:: The task ::
Report how many lines in the entries below hold the word "commands". Your answer is that number alone.
Data under study START
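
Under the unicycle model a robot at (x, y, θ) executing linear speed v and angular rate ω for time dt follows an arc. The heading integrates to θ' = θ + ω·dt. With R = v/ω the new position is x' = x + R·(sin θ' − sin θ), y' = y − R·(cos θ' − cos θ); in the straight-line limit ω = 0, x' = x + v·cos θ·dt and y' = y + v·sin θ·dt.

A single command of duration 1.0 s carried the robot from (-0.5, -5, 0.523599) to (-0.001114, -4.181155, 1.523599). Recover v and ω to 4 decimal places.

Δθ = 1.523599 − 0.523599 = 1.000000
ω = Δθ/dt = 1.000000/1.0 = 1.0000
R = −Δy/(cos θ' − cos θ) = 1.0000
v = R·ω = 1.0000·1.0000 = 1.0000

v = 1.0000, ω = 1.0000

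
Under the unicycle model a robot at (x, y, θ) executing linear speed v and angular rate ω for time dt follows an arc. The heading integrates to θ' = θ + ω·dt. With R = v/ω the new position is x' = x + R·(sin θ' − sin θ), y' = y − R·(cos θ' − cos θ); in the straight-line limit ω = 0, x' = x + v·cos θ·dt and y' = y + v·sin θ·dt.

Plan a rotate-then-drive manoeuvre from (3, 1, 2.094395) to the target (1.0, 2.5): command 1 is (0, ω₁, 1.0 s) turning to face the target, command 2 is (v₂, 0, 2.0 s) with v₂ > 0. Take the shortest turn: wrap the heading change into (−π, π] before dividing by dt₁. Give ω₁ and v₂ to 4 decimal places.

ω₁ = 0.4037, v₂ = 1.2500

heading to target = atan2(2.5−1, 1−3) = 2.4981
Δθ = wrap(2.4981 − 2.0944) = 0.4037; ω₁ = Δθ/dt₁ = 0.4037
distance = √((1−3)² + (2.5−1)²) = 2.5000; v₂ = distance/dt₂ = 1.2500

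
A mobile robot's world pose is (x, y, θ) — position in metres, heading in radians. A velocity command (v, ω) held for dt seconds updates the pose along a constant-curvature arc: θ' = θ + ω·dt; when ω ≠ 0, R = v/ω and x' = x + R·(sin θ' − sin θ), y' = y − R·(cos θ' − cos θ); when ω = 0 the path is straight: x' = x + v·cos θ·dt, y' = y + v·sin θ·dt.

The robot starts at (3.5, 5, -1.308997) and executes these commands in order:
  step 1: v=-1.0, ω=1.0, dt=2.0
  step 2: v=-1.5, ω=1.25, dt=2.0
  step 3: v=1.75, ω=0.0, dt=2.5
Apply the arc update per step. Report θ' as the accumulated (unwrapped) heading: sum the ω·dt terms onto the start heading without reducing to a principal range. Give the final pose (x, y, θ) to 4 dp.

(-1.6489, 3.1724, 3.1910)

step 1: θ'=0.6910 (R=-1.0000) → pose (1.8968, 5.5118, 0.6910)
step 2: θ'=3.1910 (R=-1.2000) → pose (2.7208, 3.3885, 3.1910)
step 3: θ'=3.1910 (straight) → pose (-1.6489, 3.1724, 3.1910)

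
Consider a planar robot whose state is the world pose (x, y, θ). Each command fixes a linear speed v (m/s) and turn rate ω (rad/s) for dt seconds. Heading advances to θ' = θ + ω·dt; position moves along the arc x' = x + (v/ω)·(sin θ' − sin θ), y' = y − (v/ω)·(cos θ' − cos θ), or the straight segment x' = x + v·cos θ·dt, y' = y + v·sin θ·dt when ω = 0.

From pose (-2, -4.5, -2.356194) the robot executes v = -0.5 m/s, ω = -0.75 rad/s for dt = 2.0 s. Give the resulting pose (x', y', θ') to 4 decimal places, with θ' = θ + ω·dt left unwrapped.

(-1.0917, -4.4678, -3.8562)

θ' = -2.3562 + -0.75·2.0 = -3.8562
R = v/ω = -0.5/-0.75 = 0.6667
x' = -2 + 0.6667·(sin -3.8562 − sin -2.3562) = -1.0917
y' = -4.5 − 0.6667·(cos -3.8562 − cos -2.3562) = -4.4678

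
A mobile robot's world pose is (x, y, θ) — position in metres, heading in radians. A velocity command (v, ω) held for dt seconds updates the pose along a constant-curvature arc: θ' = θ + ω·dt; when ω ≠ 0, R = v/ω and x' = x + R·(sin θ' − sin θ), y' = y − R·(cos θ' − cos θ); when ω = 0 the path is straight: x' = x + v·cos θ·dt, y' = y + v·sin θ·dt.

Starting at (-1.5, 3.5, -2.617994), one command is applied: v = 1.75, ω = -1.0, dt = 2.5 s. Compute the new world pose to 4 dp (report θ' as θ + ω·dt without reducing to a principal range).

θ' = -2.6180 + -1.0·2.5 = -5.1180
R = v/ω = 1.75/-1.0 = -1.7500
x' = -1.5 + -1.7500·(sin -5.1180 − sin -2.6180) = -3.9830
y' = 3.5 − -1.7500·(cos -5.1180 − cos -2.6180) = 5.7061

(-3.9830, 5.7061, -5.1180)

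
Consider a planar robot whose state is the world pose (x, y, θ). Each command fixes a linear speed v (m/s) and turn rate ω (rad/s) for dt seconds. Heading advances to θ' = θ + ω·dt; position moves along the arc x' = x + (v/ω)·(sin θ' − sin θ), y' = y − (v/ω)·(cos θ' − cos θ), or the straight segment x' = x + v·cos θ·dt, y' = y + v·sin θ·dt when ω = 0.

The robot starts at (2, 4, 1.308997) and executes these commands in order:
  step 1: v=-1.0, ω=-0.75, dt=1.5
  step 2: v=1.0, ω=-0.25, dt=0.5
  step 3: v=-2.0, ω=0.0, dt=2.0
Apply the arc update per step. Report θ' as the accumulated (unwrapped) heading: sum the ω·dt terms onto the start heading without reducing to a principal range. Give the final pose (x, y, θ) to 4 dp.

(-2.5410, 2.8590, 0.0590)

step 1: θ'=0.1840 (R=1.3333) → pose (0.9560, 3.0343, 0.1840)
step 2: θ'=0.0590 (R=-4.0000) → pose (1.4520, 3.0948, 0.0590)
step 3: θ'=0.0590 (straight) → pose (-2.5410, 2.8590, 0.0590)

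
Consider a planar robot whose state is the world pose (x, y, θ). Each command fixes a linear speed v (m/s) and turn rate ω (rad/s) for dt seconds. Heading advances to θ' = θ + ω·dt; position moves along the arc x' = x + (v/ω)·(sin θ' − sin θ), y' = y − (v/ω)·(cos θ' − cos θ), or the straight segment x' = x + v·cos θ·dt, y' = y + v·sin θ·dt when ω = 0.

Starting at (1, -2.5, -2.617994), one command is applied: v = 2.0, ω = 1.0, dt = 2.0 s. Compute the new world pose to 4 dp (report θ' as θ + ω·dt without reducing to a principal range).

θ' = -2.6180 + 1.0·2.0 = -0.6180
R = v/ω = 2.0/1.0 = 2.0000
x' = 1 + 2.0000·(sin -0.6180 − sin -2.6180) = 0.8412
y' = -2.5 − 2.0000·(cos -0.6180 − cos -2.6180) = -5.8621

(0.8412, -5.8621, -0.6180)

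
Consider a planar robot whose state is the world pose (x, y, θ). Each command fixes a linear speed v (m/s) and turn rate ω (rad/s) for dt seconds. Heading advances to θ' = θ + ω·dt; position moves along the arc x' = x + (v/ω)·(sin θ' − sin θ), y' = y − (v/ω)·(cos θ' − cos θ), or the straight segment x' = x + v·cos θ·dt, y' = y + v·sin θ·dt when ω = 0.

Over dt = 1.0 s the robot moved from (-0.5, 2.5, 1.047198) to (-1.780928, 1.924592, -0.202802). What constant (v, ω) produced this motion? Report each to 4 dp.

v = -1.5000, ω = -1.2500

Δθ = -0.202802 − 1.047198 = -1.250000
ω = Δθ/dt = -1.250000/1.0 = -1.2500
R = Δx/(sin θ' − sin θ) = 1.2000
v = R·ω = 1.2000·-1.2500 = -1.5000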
Data under study END
:: The completed task ::
2